[Saved entries]
────────

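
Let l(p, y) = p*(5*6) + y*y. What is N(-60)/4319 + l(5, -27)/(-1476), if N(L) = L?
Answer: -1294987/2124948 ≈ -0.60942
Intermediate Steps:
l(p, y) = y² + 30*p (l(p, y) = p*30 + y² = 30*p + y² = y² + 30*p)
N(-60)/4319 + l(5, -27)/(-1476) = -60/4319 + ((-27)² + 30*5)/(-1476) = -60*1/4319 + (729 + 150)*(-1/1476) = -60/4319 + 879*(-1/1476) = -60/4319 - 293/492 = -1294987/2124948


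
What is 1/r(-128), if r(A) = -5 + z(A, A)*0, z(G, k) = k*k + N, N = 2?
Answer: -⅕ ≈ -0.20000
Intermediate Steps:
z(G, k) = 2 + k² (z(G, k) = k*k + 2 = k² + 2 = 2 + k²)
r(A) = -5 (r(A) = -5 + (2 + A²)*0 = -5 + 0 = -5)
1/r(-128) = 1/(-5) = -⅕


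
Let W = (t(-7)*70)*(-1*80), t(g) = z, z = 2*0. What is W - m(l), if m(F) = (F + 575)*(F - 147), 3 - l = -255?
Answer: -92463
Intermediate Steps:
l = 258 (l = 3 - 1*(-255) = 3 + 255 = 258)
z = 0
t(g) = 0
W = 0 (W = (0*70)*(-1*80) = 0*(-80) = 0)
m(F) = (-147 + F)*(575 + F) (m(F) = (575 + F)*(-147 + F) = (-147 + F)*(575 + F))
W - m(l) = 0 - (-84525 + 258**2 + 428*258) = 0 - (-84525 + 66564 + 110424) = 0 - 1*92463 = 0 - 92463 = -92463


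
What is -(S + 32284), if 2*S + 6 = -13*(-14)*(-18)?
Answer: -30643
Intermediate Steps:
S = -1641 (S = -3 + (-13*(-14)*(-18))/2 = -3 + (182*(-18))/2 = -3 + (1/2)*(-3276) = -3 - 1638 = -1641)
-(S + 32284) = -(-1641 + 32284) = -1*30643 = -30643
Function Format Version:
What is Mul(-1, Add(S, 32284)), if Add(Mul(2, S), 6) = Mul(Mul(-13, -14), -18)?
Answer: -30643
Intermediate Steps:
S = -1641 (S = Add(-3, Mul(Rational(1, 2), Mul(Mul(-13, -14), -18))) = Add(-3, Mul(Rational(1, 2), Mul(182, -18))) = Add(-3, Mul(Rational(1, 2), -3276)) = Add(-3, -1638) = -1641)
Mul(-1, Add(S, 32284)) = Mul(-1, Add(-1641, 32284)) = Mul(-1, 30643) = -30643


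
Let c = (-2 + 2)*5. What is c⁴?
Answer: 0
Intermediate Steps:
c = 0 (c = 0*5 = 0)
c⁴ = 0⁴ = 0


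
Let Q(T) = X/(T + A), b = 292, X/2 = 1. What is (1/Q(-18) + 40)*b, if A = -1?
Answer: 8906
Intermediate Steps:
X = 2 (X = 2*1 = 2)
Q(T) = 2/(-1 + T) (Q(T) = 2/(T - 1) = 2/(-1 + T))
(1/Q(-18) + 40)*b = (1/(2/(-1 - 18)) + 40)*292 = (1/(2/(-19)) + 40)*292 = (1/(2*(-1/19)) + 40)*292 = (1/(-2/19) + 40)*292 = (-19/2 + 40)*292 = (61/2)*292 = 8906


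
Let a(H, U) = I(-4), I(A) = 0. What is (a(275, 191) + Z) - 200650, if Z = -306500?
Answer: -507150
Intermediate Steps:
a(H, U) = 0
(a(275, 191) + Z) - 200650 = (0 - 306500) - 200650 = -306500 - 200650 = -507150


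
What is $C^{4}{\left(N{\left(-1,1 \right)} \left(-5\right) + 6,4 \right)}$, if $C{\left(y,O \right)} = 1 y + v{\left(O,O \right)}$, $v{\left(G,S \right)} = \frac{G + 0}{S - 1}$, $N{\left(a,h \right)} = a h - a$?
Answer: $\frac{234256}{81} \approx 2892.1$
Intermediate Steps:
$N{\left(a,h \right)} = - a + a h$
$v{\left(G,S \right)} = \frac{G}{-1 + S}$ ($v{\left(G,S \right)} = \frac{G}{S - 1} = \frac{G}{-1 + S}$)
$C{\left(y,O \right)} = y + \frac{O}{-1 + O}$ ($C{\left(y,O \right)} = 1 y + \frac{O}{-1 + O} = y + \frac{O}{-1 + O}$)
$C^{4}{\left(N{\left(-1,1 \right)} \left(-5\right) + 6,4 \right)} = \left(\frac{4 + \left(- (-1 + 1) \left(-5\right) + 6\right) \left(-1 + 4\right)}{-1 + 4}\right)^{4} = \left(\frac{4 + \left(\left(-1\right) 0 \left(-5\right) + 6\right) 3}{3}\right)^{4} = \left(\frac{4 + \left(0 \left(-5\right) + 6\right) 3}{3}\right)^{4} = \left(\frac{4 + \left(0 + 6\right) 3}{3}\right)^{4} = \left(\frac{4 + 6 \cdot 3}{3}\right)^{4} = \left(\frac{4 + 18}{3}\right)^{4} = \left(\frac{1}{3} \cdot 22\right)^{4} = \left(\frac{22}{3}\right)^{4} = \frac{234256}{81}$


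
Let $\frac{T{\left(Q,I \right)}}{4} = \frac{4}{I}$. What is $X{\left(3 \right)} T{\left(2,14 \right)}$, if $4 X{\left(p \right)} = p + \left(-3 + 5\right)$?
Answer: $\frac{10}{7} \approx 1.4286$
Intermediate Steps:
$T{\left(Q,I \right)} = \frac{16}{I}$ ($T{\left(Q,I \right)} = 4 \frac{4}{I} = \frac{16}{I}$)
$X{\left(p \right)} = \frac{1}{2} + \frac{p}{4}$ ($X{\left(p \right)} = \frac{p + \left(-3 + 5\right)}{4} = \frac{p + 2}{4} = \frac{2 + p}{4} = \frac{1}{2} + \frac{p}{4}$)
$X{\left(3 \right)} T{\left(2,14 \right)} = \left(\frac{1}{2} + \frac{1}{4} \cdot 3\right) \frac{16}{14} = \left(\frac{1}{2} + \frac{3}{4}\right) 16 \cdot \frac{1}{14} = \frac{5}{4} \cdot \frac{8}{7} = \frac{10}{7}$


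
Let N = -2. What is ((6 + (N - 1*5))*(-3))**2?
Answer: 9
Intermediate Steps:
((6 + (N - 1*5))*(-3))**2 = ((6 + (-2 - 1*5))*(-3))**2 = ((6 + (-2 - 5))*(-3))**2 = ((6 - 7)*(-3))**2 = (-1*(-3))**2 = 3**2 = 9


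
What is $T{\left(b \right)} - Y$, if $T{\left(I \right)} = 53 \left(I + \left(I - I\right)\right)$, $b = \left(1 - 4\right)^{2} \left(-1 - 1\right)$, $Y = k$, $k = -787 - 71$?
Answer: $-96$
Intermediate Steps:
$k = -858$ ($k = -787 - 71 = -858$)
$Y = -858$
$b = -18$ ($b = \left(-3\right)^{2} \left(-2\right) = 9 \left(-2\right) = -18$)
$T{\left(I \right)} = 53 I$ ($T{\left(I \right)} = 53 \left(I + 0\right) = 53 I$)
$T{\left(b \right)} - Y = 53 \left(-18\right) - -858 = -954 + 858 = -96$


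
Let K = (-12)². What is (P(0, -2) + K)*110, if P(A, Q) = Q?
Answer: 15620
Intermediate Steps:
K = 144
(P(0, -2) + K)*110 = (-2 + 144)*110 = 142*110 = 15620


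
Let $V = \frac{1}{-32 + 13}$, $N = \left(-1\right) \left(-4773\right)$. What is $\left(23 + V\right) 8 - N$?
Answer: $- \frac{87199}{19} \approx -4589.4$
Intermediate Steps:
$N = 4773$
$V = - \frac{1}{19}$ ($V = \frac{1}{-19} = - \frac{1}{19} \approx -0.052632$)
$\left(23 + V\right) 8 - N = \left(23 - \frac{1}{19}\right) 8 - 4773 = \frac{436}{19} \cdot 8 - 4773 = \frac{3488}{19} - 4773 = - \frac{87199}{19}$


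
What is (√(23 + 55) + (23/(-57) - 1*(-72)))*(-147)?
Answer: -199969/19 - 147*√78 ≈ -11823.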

────────

Beginning at the line that holds "Answer: 15620", reproduce the lines exactly up to and including the final line of the entries.

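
Answer: 15620
Intermediate Steps:
K = 144
(P(0, -2) + K)*110 = (-2 + 144)*110 = 142*110 = 15620


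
Let $V = \frac{1}{-32 + 13}$, $N = \left(-1\right) \left(-4773\right)$. What is $\left(23 + V\right) 8 - N$?
Answer: $- \frac{87199}{19} \approx -4589.4$
Intermediate Steps:
$N = 4773$
$V = - \frac{1}{19}$ ($V = \frac{1}{-19} = - \frac{1}{19} \approx -0.052632$)
$\left(23 + V\right) 8 - N = \left(23 - \frac{1}{19}\right) 8 - 4773 = \frac{436}{19} \cdot 8 - 4773 = \frac{3488}{19} - 4773 = - \frac{87199}{19}$


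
What is (√(23 + 55) + (23/(-57) - 1*(-72)))*(-147)?
Answer: -199969/19 - 147*√78 ≈ -11823.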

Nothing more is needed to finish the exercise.